Task objective - Everything from the line with "Produce the OpenSCAD" to the end of the data below must be returned exactly as it is, and nothing besides.

┄┄┄┄┄┄┄┄┄┄┄┄┄┄┄┄┄┄┄┄

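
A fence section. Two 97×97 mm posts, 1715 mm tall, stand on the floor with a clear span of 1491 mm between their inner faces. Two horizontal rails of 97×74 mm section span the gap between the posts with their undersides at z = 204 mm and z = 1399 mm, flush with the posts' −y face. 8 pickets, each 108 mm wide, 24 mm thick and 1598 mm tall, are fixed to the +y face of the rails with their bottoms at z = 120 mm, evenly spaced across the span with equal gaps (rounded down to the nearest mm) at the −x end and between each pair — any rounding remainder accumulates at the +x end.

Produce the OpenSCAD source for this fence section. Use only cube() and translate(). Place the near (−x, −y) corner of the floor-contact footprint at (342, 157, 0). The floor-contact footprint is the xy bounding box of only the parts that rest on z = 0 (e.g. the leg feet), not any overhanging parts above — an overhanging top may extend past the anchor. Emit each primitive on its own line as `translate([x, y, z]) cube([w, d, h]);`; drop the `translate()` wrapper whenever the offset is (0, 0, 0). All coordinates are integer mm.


translate([342, 157, 0]) cube([97, 97, 1715]);
translate([1930, 157, 0]) cube([97, 97, 1715]);
translate([439, 157, 204]) cube([1491, 97, 74]);
translate([439, 157, 1399]) cube([1491, 97, 74]);
translate([508, 254, 120]) cube([108, 24, 1598]);
translate([685, 254, 120]) cube([108, 24, 1598]);
translate([862, 254, 120]) cube([108, 24, 1598]);
translate([1039, 254, 120]) cube([108, 24, 1598]);
translate([1216, 254, 120]) cube([108, 24, 1598]);
translate([1393, 254, 120]) cube([108, 24, 1598]);
translate([1570, 254, 120]) cube([108, 24, 1598]);
translate([1747, 254, 120]) cube([108, 24, 1598]);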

┄┄┄┄┄┄┄┄┄┄┄┄┄┄┄┄┄┄┄┄

Task result -
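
Produce the OpenSCAD source for this fence section. Use only cube() and translate(). Place the near (−x, −y) corner of the floor-contact footprint at (342, 157, 0). The floor-contact footprint is the xy bounding box of only the parts that rest on z = 0 (e.g. the leg feet), not any overhanging parts above — an overhanging top may extend past the anchor. Emit each primitive on its own line as `translate([x, y, z]) cube([w, d, h]);`; drop the `translate()` wrapper whenever the offset is (0, 0, 0). All coordinates are integer mm.


translate([342, 157, 0]) cube([97, 97, 1715]);
translate([1930, 157, 0]) cube([97, 97, 1715]);
translate([439, 157, 204]) cube([1491, 97, 74]);
translate([439, 157, 1399]) cube([1491, 97, 74]);
translate([508, 254, 120]) cube([108, 24, 1598]);
translate([685, 254, 120]) cube([108, 24, 1598]);
translate([862, 254, 120]) cube([108, 24, 1598]);
translate([1039, 254, 120]) cube([108, 24, 1598]);
translate([1216, 254, 120]) cube([108, 24, 1598]);
translate([1393, 254, 120]) cube([108, 24, 1598]);
translate([1570, 254, 120]) cube([108, 24, 1598]);
translate([1747, 254, 120]) cube([108, 24, 1598]);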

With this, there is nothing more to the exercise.